The problem
Reproduce every line of the material, exactly as given.

Data supplied

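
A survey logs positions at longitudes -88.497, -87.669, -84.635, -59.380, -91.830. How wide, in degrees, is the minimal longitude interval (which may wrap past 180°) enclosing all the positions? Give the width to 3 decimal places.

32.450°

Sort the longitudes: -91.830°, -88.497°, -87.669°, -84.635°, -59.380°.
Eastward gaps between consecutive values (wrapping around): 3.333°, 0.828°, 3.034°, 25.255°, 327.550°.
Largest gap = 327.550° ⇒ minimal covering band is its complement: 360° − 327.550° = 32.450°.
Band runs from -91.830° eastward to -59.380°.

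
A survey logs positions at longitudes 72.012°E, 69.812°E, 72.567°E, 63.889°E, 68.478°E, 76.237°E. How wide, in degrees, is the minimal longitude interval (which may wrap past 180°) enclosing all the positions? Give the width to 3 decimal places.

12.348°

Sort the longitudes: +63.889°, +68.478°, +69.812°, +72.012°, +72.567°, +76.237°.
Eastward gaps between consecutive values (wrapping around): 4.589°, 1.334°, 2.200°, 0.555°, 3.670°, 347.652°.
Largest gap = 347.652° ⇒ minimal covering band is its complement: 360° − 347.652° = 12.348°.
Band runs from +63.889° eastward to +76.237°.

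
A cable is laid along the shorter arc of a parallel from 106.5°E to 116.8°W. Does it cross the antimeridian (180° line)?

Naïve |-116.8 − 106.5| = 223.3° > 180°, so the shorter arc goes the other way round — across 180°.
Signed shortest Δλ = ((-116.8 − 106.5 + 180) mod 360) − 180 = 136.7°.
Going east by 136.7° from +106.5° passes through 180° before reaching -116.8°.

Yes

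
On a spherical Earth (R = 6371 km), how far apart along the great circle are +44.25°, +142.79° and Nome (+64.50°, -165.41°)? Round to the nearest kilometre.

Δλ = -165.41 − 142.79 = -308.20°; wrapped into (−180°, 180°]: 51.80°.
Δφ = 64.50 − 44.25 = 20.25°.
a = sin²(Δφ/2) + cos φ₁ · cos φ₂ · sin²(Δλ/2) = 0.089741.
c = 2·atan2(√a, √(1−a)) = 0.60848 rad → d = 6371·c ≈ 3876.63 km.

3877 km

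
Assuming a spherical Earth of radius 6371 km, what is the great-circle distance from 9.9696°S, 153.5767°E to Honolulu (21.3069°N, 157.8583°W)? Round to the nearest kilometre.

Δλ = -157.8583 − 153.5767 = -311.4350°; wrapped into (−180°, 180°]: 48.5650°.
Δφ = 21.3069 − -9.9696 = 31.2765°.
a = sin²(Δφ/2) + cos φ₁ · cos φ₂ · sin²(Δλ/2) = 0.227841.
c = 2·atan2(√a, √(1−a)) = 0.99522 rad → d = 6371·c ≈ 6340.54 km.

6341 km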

Response to the exercise
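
A survey logs positions at longitudes -88.497, -87.669, -84.635, -59.380, -91.830. How wide, in degrees, is the minimal longitude interval (which may wrap past 180°) enclosing all the positions? Give the width to 3 decimal places.

32.450°

Sort the longitudes: -91.830°, -88.497°, -87.669°, -84.635°, -59.380°.
Eastward gaps between consecutive values (wrapping around): 3.333°, 0.828°, 3.034°, 25.255°, 327.550°.
Largest gap = 327.550° ⇒ minimal covering band is its complement: 360° − 327.550° = 32.450°.
Band runs from -91.830° eastward to -59.380°.

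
A survey logs positions at longitudes 72.012°E, 69.812°E, 72.567°E, 63.889°E, 68.478°E, 76.237°E. How wide, in degrees, is the minimal longitude interval (which may wrap past 180°) enclosing all the positions? Give the width to 3 decimal places.

12.348°

Sort the longitudes: +63.889°, +68.478°, +69.812°, +72.012°, +72.567°, +76.237°.
Eastward gaps between consecutive values (wrapping around): 4.589°, 1.334°, 2.200°, 0.555°, 3.670°, 347.652°.
Largest gap = 347.652° ⇒ minimal covering band is its complement: 360° − 347.652° = 12.348°.
Band runs from +63.889° eastward to +76.237°.

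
A cable is laid along the shorter arc of a parallel from 106.5°E to 116.8°W. Does it cross the antimeridian (180° line)?

Naïve |-116.8 − 106.5| = 223.3° > 180°, so the shorter arc goes the other way round — across 180°.
Signed shortest Δλ = ((-116.8 − 106.5 + 180) mod 360) − 180 = 136.7°.
Going east by 136.7° from +106.5° passes through 180° before reaching -116.8°.

Yes

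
On a spherical Earth (R = 6371 km), how far apart along the great circle are +44.25°, +142.79° and Nome (+64.50°, -165.41°)? Round to the nearest kilometre.

Δλ = -165.41 − 142.79 = -308.20°; wrapped into (−180°, 180°]: 51.80°.
Δφ = 64.50 − 44.25 = 20.25°.
a = sin²(Δφ/2) + cos φ₁ · cos φ₂ · sin²(Δλ/2) = 0.089741.
c = 2·atan2(√a, √(1−a)) = 0.60848 rad → d = 6371·c ≈ 3876.63 km.

3877 km

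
Assuming a spherical Earth of radius 6371 km, what is the great-circle distance from 9.9696°S, 153.5767°E to Honolulu (21.3069°N, 157.8583°W)? Round to the nearest kilometre.

Δλ = -157.8583 − 153.5767 = -311.4350°; wrapped into (−180°, 180°]: 48.5650°.
Δφ = 21.3069 − -9.9696 = 31.2765°.
a = sin²(Δφ/2) + cos φ₁ · cos φ₂ · sin²(Δλ/2) = 0.227841.
c = 2·atan2(√a, √(1−a)) = 0.99522 rad → d = 6371·c ≈ 6340.54 km.

6341 km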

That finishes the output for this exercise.